# ASSIGNMENT
Print all entries word for word.

# DATA IN THIS EXERCISE
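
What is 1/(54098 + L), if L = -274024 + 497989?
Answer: 1/278063 ≈ 3.5963e-6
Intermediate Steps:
L = 223965
1/(54098 + L) = 1/(54098 + 223965) = 1/278063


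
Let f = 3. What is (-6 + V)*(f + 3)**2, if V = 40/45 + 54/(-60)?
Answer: -1082/5 ≈ -216.40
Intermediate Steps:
V = -1/90 (V = 40*(1/45) + 54*(-1/60) = 8/9 - 9/10 = -1/90 ≈ -0.011111)
(-6 + V)*(f + 3)**2 = (-6 - 1/90)*(3 + 3)**2 = -541/90*6**2 = -541/90*36 = -1082/5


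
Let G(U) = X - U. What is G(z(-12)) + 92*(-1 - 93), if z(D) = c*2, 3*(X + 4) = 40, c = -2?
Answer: -25904/3 ≈ -8634.7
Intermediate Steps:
X = 28/3 (X = -4 + (⅓)*40 = -4 + 40/3 = 28/3 ≈ 9.3333)
z(D) = -4 (z(D) = -2*2 = -4)
G(U) = 28/3 - U
G(z(-12)) + 92*(-1 - 93) = (28/3 - 1*(-4)) + 92*(-1 - 93) = (28/3 + 4) + 92*(-94) = 40/3 - 8648 = -25904/3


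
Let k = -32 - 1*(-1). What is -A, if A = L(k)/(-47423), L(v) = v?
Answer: -31/47423 ≈ -0.00065369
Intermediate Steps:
k = -31 (k = -32 + 1 = -31)
A = 31/47423 (A = -31/(-47423) = -31*(-1/47423) = 31/47423 ≈ 0.00065369)
-A = -1*31/47423 = -31/47423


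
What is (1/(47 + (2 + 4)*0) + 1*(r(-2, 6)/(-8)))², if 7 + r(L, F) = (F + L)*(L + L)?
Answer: 1185921/141376 ≈ 8.3884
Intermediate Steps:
r(L, F) = -7 + 2*L*(F + L) (r(L, F) = -7 + (F + L)*(L + L) = -7 + (F + L)*(2*L) = -7 + 2*L*(F + L))
(1/(47 + (2 + 4)*0) + 1*(r(-2, 6)/(-8)))² = (1/(47 + (2 + 4)*0) + 1*((-7 + 2*(-2)² + 2*6*(-2))/(-8)))² = (1/(47 + 6*0) + 1*((-7 + 2*4 - 24)*(-⅛)))² = (1/(47 + 0) + 1*((-7 + 8 - 24)*(-⅛)))² = (1/47 + 1*(-23*(-⅛)))² = (1/47 + 1*(23/8))² = (1/47 + 23/8)² = (1089/376)² = 1185921/141376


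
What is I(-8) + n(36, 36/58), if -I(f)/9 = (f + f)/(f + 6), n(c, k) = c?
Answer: -36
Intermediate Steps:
I(f) = -18*f/(6 + f) (I(f) = -9*(f + f)/(f + 6) = -9*2*f/(6 + f) = -18*f/(6 + f))
I(-8) + n(36, 36/58) = -18*(-8)/(6 - 8) + 36 = -18*(-8)/(-2) + 36 = -18*(-8)*(-1/2) + 36 = -72 + 36 = -36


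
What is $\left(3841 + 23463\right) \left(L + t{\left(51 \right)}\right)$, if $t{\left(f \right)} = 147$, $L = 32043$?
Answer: $878915760$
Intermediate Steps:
$\left(3841 + 23463\right) \left(L + t{\left(51 \right)}\right) = \left(3841 + 23463\right) \left(32043 + 147\right) = 27304 \cdot 32190 = 878915760$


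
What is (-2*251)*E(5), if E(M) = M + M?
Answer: -5020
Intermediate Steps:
E(M) = 2*M
(-2*251)*E(5) = (-2*251)*(2*5) = -502*10 = -5020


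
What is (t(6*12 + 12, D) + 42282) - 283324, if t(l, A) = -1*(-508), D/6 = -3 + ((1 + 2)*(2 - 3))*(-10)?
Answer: -240534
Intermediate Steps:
D = 162 (D = 6*(-3 + ((1 + 2)*(2 - 3))*(-10)) = 6*(-3 + (3*(-1))*(-10)) = 6*(-3 - 3*(-10)) = 6*(-3 + 30) = 6*27 = 162)
t(l, A) = 508
(t(6*12 + 12, D) + 42282) - 283324 = (508 + 42282) - 283324 = 42790 - 283324 = -240534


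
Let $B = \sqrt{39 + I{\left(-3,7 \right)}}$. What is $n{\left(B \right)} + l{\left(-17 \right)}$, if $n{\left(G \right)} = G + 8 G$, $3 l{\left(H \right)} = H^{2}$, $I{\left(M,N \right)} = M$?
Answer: $\frac{451}{3} \approx 150.33$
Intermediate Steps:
$l{\left(H \right)} = \frac{H^{2}}{3}$
$B = 6$ ($B = \sqrt{39 - 3} = \sqrt{36} = 6$)
$n{\left(G \right)} = 9 G$
$n{\left(B \right)} + l{\left(-17 \right)} = 9 \cdot 6 + \frac{\left(-17\right)^{2}}{3} = 54 + \frac{1}{3} \cdot 289 = 54 + \frac{289}{3} = \frac{451}{3}$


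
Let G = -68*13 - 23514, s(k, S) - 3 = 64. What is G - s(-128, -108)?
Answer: -24465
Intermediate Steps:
s(k, S) = 67 (s(k, S) = 3 + 64 = 67)
G = -24398 (G = -884 - 23514 = -24398)
G - s(-128, -108) = -24398 - 1*67 = -24398 - 67 = -24465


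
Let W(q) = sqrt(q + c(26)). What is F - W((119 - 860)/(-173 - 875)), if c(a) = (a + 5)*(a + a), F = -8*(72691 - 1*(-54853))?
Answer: -1020352 - sqrt(442810654)/524 ≈ -1.0204e+6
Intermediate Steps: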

# ANSWER FOR THE TASK
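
What is 1/(54098 + L), if L = -274024 + 497989?
Answer: 1/278063 ≈ 3.5963e-6
Intermediate Steps:
L = 223965
1/(54098 + L) = 1/(54098 + 223965) = 1/278063


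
Let f = 3. What is (-6 + V)*(f + 3)**2, if V = 40/45 + 54/(-60)?
Answer: -1082/5 ≈ -216.40
Intermediate Steps:
V = -1/90 (V = 40*(1/45) + 54*(-1/60) = 8/9 - 9/10 = -1/90 ≈ -0.011111)
(-6 + V)*(f + 3)**2 = (-6 - 1/90)*(3 + 3)**2 = -541/90*6**2 = -541/90*36 = -1082/5


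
Let G(U) = X - U. What is G(z(-12)) + 92*(-1 - 93), if z(D) = c*2, 3*(X + 4) = 40, c = -2?
Answer: -25904/3 ≈ -8634.7
Intermediate Steps:
X = 28/3 (X = -4 + (⅓)*40 = -4 + 40/3 = 28/3 ≈ 9.3333)
z(D) = -4 (z(D) = -2*2 = -4)
G(U) = 28/3 - U
G(z(-12)) + 92*(-1 - 93) = (28/3 - 1*(-4)) + 92*(-1 - 93) = (28/3 + 4) + 92*(-94) = 40/3 - 8648 = -25904/3


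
Let k = -32 - 1*(-1). What is -A, if A = L(k)/(-47423), L(v) = v?
Answer: -31/47423 ≈ -0.00065369
Intermediate Steps:
k = -31 (k = -32 + 1 = -31)
A = 31/47423 (A = -31/(-47423) = -31*(-1/47423) = 31/47423 ≈ 0.00065369)
-A = -1*31/47423 = -31/47423


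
What is (1/(47 + (2 + 4)*0) + 1*(r(-2, 6)/(-8)))², if 7 + r(L, F) = (F + L)*(L + L)?
Answer: 1185921/141376 ≈ 8.3884
Intermediate Steps:
r(L, F) = -7 + 2*L*(F + L) (r(L, F) = -7 + (F + L)*(L + L) = -7 + (F + L)*(2*L) = -7 + 2*L*(F + L))
(1/(47 + (2 + 4)*0) + 1*(r(-2, 6)/(-8)))² = (1/(47 + (2 + 4)*0) + 1*((-7 + 2*(-2)² + 2*6*(-2))/(-8)))² = (1/(47 + 6*0) + 1*((-7 + 2*4 - 24)*(-⅛)))² = (1/(47 + 0) + 1*((-7 + 8 - 24)*(-⅛)))² = (1/47 + 1*(-23*(-⅛)))² = (1/47 + 1*(23/8))² = (1/47 + 23/8)² = (1089/376)² = 1185921/141376


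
What is I(-8) + n(36, 36/58), if -I(f)/9 = (f + f)/(f + 6), n(c, k) = c?
Answer: -36
Intermediate Steps:
I(f) = -18*f/(6 + f) (I(f) = -9*(f + f)/(f + 6) = -9*2*f/(6 + f) = -18*f/(6 + f))
I(-8) + n(36, 36/58) = -18*(-8)/(6 - 8) + 36 = -18*(-8)/(-2) + 36 = -18*(-8)*(-1/2) + 36 = -72 + 36 = -36


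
What is $\left(3841 + 23463\right) \left(L + t{\left(51 \right)}\right)$, if $t{\left(f \right)} = 147$, $L = 32043$?
Answer: $878915760$
Intermediate Steps:
$\left(3841 + 23463\right) \left(L + t{\left(51 \right)}\right) = \left(3841 + 23463\right) \left(32043 + 147\right) = 27304 \cdot 32190 = 878915760$


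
What is (-2*251)*E(5), if E(M) = M + M?
Answer: -5020
Intermediate Steps:
E(M) = 2*M
(-2*251)*E(5) = (-2*251)*(2*5) = -502*10 = -5020


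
What is (t(6*12 + 12, D) + 42282) - 283324, if t(l, A) = -1*(-508), D/6 = -3 + ((1 + 2)*(2 - 3))*(-10)?
Answer: -240534
Intermediate Steps:
D = 162 (D = 6*(-3 + ((1 + 2)*(2 - 3))*(-10)) = 6*(-3 + (3*(-1))*(-10)) = 6*(-3 - 3*(-10)) = 6*(-3 + 30) = 6*27 = 162)
t(l, A) = 508
(t(6*12 + 12, D) + 42282) - 283324 = (508 + 42282) - 283324 = 42790 - 283324 = -240534


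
Let $B = \sqrt{39 + I{\left(-3,7 \right)}}$. What is $n{\left(B \right)} + l{\left(-17 \right)}$, if $n{\left(G \right)} = G + 8 G$, $3 l{\left(H \right)} = H^{2}$, $I{\left(M,N \right)} = M$?
Answer: $\frac{451}{3} \approx 150.33$
Intermediate Steps:
$l{\left(H \right)} = \frac{H^{2}}{3}$
$B = 6$ ($B = \sqrt{39 - 3} = \sqrt{36} = 6$)
$n{\left(G \right)} = 9 G$
$n{\left(B \right)} + l{\left(-17 \right)} = 9 \cdot 6 + \frac{\left(-17\right)^{2}}{3} = 54 + \frac{1}{3} \cdot 289 = 54 + \frac{289}{3} = \frac{451}{3}$


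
Let G = -68*13 - 23514, s(k, S) - 3 = 64. What is G - s(-128, -108)?
Answer: -24465
Intermediate Steps:
s(k, S) = 67 (s(k, S) = 3 + 64 = 67)
G = -24398 (G = -884 - 23514 = -24398)
G - s(-128, -108) = -24398 - 1*67 = -24398 - 67 = -24465


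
Let W(q) = sqrt(q + c(26)). What is F - W((119 - 860)/(-173 - 875)), if c(a) = (a + 5)*(a + a), F = -8*(72691 - 1*(-54853))?
Answer: -1020352 - sqrt(442810654)/524 ≈ -1.0204e+6
Intermediate Steps: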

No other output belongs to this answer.